"""

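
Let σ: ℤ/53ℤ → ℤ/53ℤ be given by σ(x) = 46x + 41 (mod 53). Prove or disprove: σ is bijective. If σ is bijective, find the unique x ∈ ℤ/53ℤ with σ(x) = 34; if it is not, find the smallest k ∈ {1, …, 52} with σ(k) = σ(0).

1

Recall: σ is injective when σ(x_1) = σ(x_2) forces x_1 = x_2.
If σ(x_1) = σ(x_2), then 46x_1 ≡ 46x_2 (mod 53). Because gcd(46, 53) = 1, we may cancel 46 to get x_1 ≡ x_2 (mod 53).
We now compute 46⁻¹ mod 53 explicitly. Euclid's algorithm: 53 = 1·46 + 7, 46 = 6·7 + 4, 7 = 1·4 + 3, 4 = 1·3 + 1; back-substituting gives 1 = 15·46 − 13·53, so 46⁻¹ ≡ 15 (mod 53).
For any y ∈ ℤ/53ℤ, x = 15(y − 41) mod 53 satisfies σ(x) = 46·15(y − 41) + 41 ≡ y (since 46·15 ≡ 1 mod 53). So every y has a preimage.
Therefore σ is bijective.
Since σ is bijective, we find σ⁻¹(34): we need 46x ≡ 34 − 41 ≡ 46 (mod 53). Using 46⁻¹ = 15: x ≡ 15·46 = 690 = 13·53 + 1, so x = 1.
Check: σ(1) = 46·1 + 41 = 87 = 1·53 + 34 ≡ 34 (mod 53).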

"""

(Work required): Using the same words as the original, repeat the records above.

(Exercise response):
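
Let σ: ℤ/53ℤ → ℤ/53ℤ be given by σ(x) = 46x + 41 (mod 53). Prove or disprove: σ is bijective. If σ is bijective, find the unique x ∈ ℤ/53ℤ with σ(x) = 34; if it is not, find the smallest k ∈ {1, …, 52} with σ(k) = σ(0).

1

Recall: σ is injective when σ(x_1) = σ(x_2) forces x_1 = x_2.
If σ(x_1) = σ(x_2), then 46x_1 ≡ 46x_2 (mod 53). Because gcd(46, 53) = 1, we may cancel 46 to get x_1 ≡ x_2 (mod 53).
We now compute 46⁻¹ mod 53 explicitly. Euclid's algorithm: 53 = 1·46 + 7, 46 = 6·7 + 4, 7 = 1·4 + 3, 4 = 1·3 + 1; back-substituting gives 1 = 15·46 − 13·53, so 46⁻¹ ≡ 15 (mod 53).
For any y ∈ ℤ/53ℤ, x = 15(y − 41) mod 53 satisfies σ(x) = 46·15(y − 41) + 41 ≡ y (since 46·15 ≡ 1 mod 53). So every y has a preimage.
Therefore σ is bijective.
Since σ is bijective, we find σ⁻¹(34): we need 46x ≡ 34 − 41 ≡ 46 (mod 53). Using 46⁻¹ = 15: x ≡ 15·46 = 690 = 13·53 + 1, so x = 1.
Check: σ(1) = 46·1 + 41 = 87 = 1·53 + 34 ≡ 34 (mod 53).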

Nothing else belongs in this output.